* [Exercise directions] For the entries that follow, restate word for word the line containing "Let f(I) = I*I", the line containing "Answer: 81/573064 ≈ 0.00014135", and every line that lies between them.

Data for this exercise below:

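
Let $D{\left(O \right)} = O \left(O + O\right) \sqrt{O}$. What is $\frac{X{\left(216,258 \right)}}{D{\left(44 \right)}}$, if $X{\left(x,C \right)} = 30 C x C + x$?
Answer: $\frac{53916867 \sqrt{11}}{10648} \approx 16794.0$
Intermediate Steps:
$D{\left(O \right)} = 2 O^{\frac{5}{2}}$ ($D{\left(O \right)} = O 2 O \sqrt{O} = 2 O^{2} \sqrt{O} = 2 O^{\frac{5}{2}}$)
$X{\left(x,C \right)} = x + 30 x C^{2}$ ($X{\left(x,C \right)} = 30 C x C + x = 30 x C^{2} + x = x + 30 x C^{2}$)
$\frac{X{\left(216,258 \right)}}{D{\left(44 \right)}} = \frac{216 \left(1 + 30 \cdot 258^{2}\right)}{2 \cdot 44^{\frac{5}{2}}} = \frac{216 \left(1 + 30 \cdot 66564\right)}{2 \cdot 3872 \sqrt{11}} = \frac{216 \left(1 + 1996920\right)}{7744 \sqrt{11}} = 216 \cdot 1996921 \frac{\sqrt{11}}{85184} = 431334936 \frac{\sqrt{11}}{85184} = \frac{53916867 \sqrt{11}}{10648}$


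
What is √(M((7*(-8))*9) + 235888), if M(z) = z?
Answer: 2*√58846 ≈ 485.16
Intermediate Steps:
√(M((7*(-8))*9) + 235888) = √((7*(-8))*9 + 235888) = √(-56*9 + 235888) = √(-504 + 235888) = √235384 = 2*√58846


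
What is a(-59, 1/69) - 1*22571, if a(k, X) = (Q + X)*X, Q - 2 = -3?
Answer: -107460599/4761 ≈ -22571.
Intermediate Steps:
Q = -1 (Q = 2 - 3 = -1)
a(k, X) = X*(-1 + X) (a(k, X) = (-1 + X)*X = X*(-1 + X))
a(-59, 1/69) - 1*22571 = (-1 + 1/69)/69 - 1*22571 = (-1 + 1/69)/69 - 22571 = (1/69)*(-68/69) - 22571 = -68/4761 - 22571 = -107460599/4761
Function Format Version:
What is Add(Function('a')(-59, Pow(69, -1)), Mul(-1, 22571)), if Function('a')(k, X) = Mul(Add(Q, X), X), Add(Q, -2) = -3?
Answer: Rational(-107460599, 4761) ≈ -22571.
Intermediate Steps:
Q = -1 (Q = Add(2, -3) = -1)
Function('a')(k, X) = Mul(X, Add(-1, X)) (Function('a')(k, X) = Mul(Add(-1, X), X) = Mul(X, Add(-1, X)))
Add(Function('a')(-59, Pow(69, -1)), Mul(-1, 22571)) = Add(Mul(Pow(69, -1), Add(-1, Pow(69, -1))), Mul(-1, 22571)) = Add(Mul(Rational(1, 69), Add(-1, Rational(1, 69))), -22571) = Add(Mul(Rational(1, 69), Rational(-68, 69)), -22571) = Add(Rational(-68, 4761), -22571) = Rational(-107460599, 4761)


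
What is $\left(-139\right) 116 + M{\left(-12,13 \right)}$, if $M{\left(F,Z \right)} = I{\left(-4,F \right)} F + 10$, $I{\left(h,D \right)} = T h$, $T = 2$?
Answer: $-16018$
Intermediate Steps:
$I{\left(h,D \right)} = 2 h$
$M{\left(F,Z \right)} = 10 - 8 F$ ($M{\left(F,Z \right)} = 2 \left(-4\right) F + 10 = - 8 F + 10 = 10 - 8 F$)
$\left(-139\right) 116 + M{\left(-12,13 \right)} = \left(-139\right) 116 + \left(10 - -96\right) = -16124 + \left(10 + 96\right) = -16124 + 106 = -16018$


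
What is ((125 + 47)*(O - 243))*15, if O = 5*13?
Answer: -459240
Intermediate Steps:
O = 65
((125 + 47)*(O - 243))*15 = ((125 + 47)*(65 - 243))*15 = (172*(-178))*15 = -30616*15 = -459240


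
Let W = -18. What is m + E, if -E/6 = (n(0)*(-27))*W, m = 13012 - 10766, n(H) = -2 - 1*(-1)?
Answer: 5162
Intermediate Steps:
n(H) = -1 (n(H) = -2 + 1 = -1)
m = 2246
E = 2916 (E = -6*(-1*(-27))*(-18) = -162*(-18) = -6*(-486) = 2916)
m + E = 2246 + 2916 = 5162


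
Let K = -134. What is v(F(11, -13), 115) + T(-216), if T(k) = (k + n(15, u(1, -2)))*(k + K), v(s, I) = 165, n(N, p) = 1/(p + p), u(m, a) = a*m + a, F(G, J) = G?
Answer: 303235/4 ≈ 75809.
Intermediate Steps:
u(m, a) = a + a*m
n(N, p) = 1/(2*p)
T(k) = (-134 + k)*(-⅛ + k) (T(k) = (k + 1/(2*((-2*(1 + 1)))))*(k - 134) = (k + 1/(2*((-2*2))))*(-134 + k) = (k + (½)/(-4))*(-134 + k) = (k + (½)*(-¼))*(-134 + k) = (k - ⅛)*(-134 + k) = (-⅛ + k)*(-134 + k) = (-134 + k)*(-⅛ + k))
v(F(11, -13), 115) + T(-216) = 165 + (67/4 + (-216)² - 1073/8*(-216)) = 165 + (67/4 + 46656 + 28971) = 165 + 302575/4 = 303235/4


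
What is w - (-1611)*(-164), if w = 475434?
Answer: 211230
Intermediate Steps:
w - (-1611)*(-164) = 475434 - (-1611)*(-164) = 475434 - 1*264204 = 475434 - 264204 = 211230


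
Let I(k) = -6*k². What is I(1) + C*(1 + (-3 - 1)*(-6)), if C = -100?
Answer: -2506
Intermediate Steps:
I(1) + C*(1 + (-3 - 1)*(-6)) = -6*1² - 100*(1 + (-3 - 1)*(-6)) = -6*1 - 100*(1 - 4*(-6)) = -6 - 100*(1 + 24) = -6 - 100*25 = -6 - 2500 = -2506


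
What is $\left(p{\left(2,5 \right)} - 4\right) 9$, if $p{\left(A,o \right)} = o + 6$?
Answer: $63$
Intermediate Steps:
$p{\left(A,o \right)} = 6 + o$
$\left(p{\left(2,5 \right)} - 4\right) 9 = \left(\left(6 + 5\right) - 4\right) 9 = \left(11 - 4\right) 9 = 7 \cdot 9 = 63$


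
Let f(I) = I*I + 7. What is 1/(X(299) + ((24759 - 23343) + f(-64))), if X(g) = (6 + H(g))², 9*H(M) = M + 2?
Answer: 81/573064 ≈ 0.00014135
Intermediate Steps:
H(M) = 2/9 + M/9 (H(M) = (M + 2)/9 = (2 + M)/9 = 2/9 + M/9)
f(I) = 7 + I² (f(I) = I² + 7 = 7 + I²)
X(g) = (56/9 + g/9)² (X(g) = (6 + (2/9 + g/9))² = (56/9 + g/9)²)
1/(X(299) + ((24759 - 23343) + f(-64))) = 1/((56 + 299)²/81 + ((24759 - 23343) + (7 + (-64)²))) = 1/((1/81)*355² + (1416 + (7 + 4096))) = 1/((1/81)*126025 + (1416 + 4103)) = 1/(126025/81 + 5519) = 1/(573064/81) = 81/573064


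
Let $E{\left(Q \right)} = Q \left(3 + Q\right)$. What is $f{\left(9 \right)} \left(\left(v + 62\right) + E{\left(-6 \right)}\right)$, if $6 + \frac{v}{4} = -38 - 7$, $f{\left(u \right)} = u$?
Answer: $-1116$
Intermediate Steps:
$v = -204$ ($v = -24 + 4 \left(-38 - 7\right) = -24 + 4 \left(-45\right) = -24 - 180 = -204$)
$f{\left(9 \right)} \left(\left(v + 62\right) + E{\left(-6 \right)}\right) = 9 \left(\left(-204 + 62\right) - 6 \left(3 - 6\right)\right) = 9 \left(-142 - -18\right) = 9 \left(-142 + 18\right) = 9 \left(-124\right) = -1116$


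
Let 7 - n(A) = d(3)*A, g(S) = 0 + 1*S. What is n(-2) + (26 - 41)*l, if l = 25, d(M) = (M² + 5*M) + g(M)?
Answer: -314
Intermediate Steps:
g(S) = S (g(S) = 0 + S = S)
d(M) = M² + 6*M (d(M) = (M² + 5*M) + M = M² + 6*M)
n(A) = 7 - 27*A (n(A) = 7 - 3*(6 + 3)*A = 7 - 3*9*A = 7 - 27*A)
n(-2) + (26 - 41)*l = (7 - 27*(-2)) + (26 - 41)*25 = (7 + 54) - 15*25 = 61 - 375 = -314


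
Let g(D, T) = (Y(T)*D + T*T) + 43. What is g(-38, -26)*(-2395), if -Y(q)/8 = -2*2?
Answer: 1190315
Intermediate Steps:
Y(q) = 32 (Y(q) = -(-16)*2 = -8*(-4) = 32)
g(D, T) = 43 + T² + 32*D (g(D, T) = (32*D + T*T) + 43 = (32*D + T²) + 43 = (T² + 32*D) + 43 = 43 + T² + 32*D)
g(-38, -26)*(-2395) = (43 + (-26)² + 32*(-38))*(-2395) = (43 + 676 - 1216)*(-2395) = -497*(-2395) = 1190315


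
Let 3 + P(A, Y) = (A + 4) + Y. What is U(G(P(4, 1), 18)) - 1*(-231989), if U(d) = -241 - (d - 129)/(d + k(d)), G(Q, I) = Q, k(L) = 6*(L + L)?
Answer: 6025489/26 ≈ 2.3175e+5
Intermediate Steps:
P(A, Y) = 1 + A + Y (P(A, Y) = -3 + ((A + 4) + Y) = -3 + ((4 + A) + Y) = -3 + (4 + A + Y) = 1 + A + Y)
k(L) = 12*L (k(L) = 6*(2*L) = 12*L)
U(d) = -241 - (-129 + d)/(13*d) (U(d) = -241 - (d - 129)/(d + 12*d) = -241 - (-129 + d)/(13*d))
U(G(P(4, 1), 18)) - 1*(-231989) = (129 - 3134*(1 + 4 + 1))/(13*(1 + 4 + 1)) - 1*(-231989) = (1/13)*(129 - 3134*6)/6 + 231989 = (1/13)*(⅙)*(129 - 18804) + 231989 = (1/13)*(⅙)*(-18675) + 231989 = -6225/26 + 231989 = 6025489/26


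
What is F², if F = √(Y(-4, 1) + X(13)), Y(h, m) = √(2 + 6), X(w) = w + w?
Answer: 26 + 2*√2 ≈ 28.828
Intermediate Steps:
X(w) = 2*w
Y(h, m) = 2*√2 (Y(h, m) = √8 = 2*√2)
F = √(26 + 2*√2) (F = √(2*√2 + 2*13) = √(2*√2 + 26) = √(26 + 2*√2) ≈ 5.3692)
F² = (√(26 + 2*√2))² = 26 + 2*√2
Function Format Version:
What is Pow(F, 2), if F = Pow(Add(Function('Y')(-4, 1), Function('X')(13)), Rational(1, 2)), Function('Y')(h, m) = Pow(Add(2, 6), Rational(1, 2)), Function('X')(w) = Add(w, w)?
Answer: Add(26, Mul(2, Pow(2, Rational(1, 2)))) ≈ 28.828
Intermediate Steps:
Function('X')(w) = Mul(2, w)
Function('Y')(h, m) = Mul(2, Pow(2, Rational(1, 2))) (Function('Y')(h, m) = Pow(8, Rational(1, 2)) = Mul(2, Pow(2, Rational(1, 2))))
F = Pow(Add(26, Mul(2, Pow(2, Rational(1, 2)))), Rational(1, 2)) (F = Pow(Add(Mul(2, Pow(2, Rational(1, 2))), Mul(2, 13)), Rational(1, 2)) = Pow(Add(Mul(2, Pow(2, Rational(1, 2))), 26), Rational(1, 2)) = Pow(Add(26, Mul(2, Pow(2, Rational(1, 2)))), Rational(1, 2)) ≈ 5.3692)
Pow(F, 2) = Pow(Pow(Add(26, Mul(2, Pow(2, Rational(1, 2)))), Rational(1, 2)), 2) = Add(26, Mul(2, Pow(2, Rational(1, 2))))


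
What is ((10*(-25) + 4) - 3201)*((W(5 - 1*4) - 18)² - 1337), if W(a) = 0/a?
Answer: 3491811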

End of Data for this exercise.

* [Task solution]
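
Let f(I) = I*I + 7. What is 1/(X(299) + ((24759 - 23343) + f(-64))), if X(g) = (6 + H(g))², 9*H(M) = M + 2?
Answer: 81/573064 ≈ 0.00014135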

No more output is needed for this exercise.